_TASK BRIEF_:
All that should come back is the lines of the data below from the one containing "Plotting 1/v versus 1/[S] for β-galactosidase" to the one containing "For catalase obeying", inclusive, exactly as they stand.

_MATERIALS PROVIDED_:
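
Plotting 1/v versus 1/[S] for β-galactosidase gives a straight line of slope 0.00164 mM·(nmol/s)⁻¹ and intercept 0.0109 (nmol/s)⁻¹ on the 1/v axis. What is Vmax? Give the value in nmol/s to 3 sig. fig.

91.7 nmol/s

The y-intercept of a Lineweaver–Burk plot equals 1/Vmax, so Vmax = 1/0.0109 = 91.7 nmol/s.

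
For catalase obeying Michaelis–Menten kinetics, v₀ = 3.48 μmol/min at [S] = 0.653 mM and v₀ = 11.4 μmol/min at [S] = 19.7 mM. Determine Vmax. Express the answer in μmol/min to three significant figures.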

==

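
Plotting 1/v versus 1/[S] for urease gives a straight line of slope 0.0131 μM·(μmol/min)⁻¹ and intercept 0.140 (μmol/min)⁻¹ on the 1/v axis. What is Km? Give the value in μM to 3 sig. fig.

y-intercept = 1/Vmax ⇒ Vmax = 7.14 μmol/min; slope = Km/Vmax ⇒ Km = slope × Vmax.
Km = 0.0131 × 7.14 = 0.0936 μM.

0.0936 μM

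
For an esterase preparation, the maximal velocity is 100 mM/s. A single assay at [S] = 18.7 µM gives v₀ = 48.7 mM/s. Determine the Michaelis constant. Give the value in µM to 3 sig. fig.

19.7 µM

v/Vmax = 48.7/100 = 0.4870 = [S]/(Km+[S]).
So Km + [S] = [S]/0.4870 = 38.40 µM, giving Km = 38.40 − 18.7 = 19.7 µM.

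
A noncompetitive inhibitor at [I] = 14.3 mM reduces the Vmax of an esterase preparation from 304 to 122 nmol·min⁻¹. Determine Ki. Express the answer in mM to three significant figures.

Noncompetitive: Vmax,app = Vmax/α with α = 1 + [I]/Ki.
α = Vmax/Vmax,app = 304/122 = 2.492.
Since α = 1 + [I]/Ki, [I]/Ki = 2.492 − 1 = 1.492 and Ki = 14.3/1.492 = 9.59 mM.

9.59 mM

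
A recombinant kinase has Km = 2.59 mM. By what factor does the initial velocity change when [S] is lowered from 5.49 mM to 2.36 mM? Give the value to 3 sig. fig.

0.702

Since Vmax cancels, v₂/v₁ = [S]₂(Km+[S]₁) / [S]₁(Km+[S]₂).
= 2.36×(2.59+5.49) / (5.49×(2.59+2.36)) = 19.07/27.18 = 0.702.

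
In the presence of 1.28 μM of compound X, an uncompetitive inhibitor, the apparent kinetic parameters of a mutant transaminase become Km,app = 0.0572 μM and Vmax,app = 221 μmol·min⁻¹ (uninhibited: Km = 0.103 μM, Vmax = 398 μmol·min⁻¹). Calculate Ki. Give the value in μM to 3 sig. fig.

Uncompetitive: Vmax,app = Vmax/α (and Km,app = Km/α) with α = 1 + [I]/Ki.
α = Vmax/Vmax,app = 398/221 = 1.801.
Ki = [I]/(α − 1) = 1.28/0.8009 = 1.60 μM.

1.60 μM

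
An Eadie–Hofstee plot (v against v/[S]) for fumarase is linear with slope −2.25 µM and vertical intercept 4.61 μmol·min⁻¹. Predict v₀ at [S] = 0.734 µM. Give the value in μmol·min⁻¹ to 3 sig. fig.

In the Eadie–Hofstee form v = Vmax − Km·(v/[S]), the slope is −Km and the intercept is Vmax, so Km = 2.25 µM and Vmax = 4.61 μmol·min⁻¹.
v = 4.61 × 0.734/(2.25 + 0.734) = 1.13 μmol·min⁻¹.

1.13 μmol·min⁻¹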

* * *

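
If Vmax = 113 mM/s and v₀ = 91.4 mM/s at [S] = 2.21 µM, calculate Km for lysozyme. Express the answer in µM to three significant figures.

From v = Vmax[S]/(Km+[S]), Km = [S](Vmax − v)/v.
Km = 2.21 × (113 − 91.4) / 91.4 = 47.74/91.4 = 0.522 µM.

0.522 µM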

_EXERCISE ANSWER_:
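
Plotting 1/v versus 1/[S] for β-galactosidase gives a straight line of slope 0.00164 mM·(nmol/s)⁻¹ and intercept 0.0109 (nmol/s)⁻¹ on the 1/v axis. What is Vmax? Give the value in nmol/s to 3 sig. fig.

91.7 nmol/s

The y-intercept of a Lineweaver–Burk plot equals 1/Vmax, so Vmax = 1/0.0109 = 91.7 nmol/s.

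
For catalase obeying Michaelis–Menten kinetics, v₀ = 3.48 μmol/min at [S] = 0.653 mM and v₀ = 11.4 μmol/min at [S] = 19.7 mM. Determine Vmax. Express the answer in μmol/min to three significant figures.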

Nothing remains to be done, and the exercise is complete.